## AIM OF THE EXERCISE
In the records below, find the line that contains "Prosecution — peremptory on #162" and the line that contains "Counting both sides". Set down exactly those lines and every line between them, and nothing more.

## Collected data
┄┄┄┄┄┄

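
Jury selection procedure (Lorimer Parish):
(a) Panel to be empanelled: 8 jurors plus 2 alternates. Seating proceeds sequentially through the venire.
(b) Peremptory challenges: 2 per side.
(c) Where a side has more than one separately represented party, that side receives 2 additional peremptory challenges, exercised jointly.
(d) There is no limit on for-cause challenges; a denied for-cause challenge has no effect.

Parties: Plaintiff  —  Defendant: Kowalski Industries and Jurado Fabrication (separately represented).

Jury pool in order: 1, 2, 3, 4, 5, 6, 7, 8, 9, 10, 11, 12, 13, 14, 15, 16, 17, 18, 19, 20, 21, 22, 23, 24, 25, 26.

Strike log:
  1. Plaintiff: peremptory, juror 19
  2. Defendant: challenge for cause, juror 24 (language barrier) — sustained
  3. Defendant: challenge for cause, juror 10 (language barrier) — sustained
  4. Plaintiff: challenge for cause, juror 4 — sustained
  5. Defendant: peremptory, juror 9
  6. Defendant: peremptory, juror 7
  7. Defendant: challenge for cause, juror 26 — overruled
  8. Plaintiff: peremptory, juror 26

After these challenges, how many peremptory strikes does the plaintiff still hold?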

┄┄┄┄┄┄

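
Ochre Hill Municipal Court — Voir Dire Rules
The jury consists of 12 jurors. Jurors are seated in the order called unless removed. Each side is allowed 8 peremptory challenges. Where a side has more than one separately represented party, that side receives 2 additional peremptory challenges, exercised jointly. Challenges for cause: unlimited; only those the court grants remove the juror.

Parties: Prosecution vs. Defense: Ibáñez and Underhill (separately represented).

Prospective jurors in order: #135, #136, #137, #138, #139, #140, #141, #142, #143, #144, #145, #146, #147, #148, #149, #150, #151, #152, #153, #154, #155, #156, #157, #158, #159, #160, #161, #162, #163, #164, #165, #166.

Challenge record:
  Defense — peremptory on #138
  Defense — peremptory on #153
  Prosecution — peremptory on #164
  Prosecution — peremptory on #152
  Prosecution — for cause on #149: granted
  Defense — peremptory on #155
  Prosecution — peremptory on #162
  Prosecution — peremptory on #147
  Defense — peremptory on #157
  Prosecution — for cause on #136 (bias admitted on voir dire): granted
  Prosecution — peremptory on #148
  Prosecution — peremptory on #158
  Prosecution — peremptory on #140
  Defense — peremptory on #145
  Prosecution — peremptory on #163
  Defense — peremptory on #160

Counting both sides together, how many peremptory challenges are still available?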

┄┄┄┄┄┄

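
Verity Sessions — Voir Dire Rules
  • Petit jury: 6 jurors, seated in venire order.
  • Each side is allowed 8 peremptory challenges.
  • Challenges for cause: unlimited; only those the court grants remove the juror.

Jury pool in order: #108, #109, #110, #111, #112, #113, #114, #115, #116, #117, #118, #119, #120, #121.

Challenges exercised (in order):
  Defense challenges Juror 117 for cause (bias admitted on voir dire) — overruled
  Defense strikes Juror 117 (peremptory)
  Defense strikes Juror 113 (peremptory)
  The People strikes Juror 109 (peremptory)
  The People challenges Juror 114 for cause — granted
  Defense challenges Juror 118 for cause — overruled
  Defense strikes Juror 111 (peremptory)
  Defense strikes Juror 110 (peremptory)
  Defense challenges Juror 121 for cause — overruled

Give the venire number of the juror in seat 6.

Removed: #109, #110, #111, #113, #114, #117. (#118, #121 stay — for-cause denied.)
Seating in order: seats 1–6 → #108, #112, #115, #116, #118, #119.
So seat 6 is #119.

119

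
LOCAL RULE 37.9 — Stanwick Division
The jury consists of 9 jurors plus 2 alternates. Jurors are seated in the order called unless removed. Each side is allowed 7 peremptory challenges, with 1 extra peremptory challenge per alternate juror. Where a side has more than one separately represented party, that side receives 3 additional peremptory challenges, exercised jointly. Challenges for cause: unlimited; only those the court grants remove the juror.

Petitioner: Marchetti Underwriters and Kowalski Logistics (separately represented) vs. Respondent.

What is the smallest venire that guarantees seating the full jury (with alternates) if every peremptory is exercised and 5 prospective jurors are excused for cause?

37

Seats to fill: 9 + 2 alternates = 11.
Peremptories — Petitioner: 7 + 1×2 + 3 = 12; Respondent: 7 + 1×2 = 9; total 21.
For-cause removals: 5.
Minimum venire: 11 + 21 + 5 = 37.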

┄┄┄┄┄┄

## YOUR RESPONSE
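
  Prosecution — peremptory on #162
  Prosecution — peremptory on #147
  Defense — peremptory on #157
  Prosecution — for cause on #136 (bias admitted on voir dire): granted
  Prosecution — peremptory on #148
  Prosecution — peremptory on #158
  Prosecution — peremptory on #140
  Defense — peremptory on #145
  Prosecution — peremptory on #163
  Defense — peremptory on #160

Counting both sides together, how many peremptory challenges are still available?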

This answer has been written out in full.